■ **Problem**: Look for "from" in each line of the records, and copy the lines that have it.

■ **Data records**:
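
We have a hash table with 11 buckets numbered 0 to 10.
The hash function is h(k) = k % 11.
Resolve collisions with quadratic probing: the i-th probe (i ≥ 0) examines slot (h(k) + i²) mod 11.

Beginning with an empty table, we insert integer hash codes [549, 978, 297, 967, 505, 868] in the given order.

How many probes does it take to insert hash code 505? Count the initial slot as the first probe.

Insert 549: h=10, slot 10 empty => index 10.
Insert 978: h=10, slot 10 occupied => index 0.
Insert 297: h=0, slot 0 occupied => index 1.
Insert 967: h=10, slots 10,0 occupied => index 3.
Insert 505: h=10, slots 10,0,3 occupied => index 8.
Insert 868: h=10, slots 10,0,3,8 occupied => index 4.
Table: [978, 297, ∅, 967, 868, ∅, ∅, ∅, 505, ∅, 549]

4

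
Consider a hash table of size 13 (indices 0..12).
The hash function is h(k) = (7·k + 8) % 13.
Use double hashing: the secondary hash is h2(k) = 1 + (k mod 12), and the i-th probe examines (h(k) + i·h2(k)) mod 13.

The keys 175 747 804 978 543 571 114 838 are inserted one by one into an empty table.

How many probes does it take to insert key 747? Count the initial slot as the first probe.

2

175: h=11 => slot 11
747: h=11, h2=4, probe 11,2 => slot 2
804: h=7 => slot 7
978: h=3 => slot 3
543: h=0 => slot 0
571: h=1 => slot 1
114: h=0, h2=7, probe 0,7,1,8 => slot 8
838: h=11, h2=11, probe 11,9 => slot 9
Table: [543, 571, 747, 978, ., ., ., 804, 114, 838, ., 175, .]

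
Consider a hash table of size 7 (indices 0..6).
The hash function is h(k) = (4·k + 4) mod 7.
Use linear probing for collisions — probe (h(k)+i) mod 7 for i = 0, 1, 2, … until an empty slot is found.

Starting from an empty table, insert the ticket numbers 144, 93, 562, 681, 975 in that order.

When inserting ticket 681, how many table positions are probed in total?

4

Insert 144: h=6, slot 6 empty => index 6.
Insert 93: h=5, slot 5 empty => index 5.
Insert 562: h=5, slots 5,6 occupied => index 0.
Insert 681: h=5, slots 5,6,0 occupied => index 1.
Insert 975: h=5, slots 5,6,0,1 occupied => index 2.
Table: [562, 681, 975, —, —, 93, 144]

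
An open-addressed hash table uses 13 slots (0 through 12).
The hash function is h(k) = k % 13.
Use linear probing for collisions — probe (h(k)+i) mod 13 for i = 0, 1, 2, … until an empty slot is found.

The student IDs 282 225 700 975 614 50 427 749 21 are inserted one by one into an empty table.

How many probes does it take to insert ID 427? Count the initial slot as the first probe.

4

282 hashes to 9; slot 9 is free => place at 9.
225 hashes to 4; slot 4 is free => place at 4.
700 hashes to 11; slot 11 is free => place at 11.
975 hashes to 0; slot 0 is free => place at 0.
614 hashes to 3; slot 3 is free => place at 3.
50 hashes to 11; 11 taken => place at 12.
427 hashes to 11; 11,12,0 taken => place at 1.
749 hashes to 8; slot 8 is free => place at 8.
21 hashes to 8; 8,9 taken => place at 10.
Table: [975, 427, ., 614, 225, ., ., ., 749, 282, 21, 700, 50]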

==

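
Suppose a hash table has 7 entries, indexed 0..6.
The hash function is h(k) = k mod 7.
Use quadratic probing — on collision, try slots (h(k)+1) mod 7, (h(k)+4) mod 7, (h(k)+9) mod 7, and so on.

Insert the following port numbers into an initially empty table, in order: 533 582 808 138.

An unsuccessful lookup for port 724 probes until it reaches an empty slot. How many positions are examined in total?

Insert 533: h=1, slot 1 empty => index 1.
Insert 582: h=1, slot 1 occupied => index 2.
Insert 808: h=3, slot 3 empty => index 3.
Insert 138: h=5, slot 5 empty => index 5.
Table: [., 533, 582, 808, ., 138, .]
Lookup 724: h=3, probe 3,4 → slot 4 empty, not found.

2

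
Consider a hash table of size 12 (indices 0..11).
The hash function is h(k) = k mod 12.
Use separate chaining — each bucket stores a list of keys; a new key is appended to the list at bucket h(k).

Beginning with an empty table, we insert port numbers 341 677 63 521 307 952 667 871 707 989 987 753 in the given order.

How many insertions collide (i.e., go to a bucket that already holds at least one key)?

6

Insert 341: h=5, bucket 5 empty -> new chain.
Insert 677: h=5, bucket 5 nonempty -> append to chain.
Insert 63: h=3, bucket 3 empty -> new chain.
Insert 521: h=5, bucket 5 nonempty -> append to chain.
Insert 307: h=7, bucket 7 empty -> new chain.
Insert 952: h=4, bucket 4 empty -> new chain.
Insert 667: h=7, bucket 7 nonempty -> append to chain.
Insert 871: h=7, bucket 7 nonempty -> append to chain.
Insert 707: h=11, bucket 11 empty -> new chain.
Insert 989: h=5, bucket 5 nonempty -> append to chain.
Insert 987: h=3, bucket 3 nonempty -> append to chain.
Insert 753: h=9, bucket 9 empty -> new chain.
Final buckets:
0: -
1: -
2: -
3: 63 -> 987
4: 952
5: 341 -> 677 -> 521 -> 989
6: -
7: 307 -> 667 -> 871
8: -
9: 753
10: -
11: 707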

--

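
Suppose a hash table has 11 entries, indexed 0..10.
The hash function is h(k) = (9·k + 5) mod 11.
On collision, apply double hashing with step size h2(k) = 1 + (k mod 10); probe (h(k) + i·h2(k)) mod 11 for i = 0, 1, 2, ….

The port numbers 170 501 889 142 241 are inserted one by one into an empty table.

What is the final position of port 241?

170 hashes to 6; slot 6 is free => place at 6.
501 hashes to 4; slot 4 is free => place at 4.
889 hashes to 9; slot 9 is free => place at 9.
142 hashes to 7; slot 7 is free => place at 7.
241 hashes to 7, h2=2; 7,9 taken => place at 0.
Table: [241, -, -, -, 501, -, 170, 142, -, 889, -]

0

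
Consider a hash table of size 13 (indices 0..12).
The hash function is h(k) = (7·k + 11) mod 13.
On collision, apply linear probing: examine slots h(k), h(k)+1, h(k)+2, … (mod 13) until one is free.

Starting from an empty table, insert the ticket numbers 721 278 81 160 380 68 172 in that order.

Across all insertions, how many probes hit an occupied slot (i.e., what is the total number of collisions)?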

■ **Response to the exercise**:
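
Starting from an empty table, insert the ticket numbers 144, 93, 562, 681, 975 in that order.
Starting from an empty table, insert the ticket numbers 721 278 81 160 380 68 172 in that order.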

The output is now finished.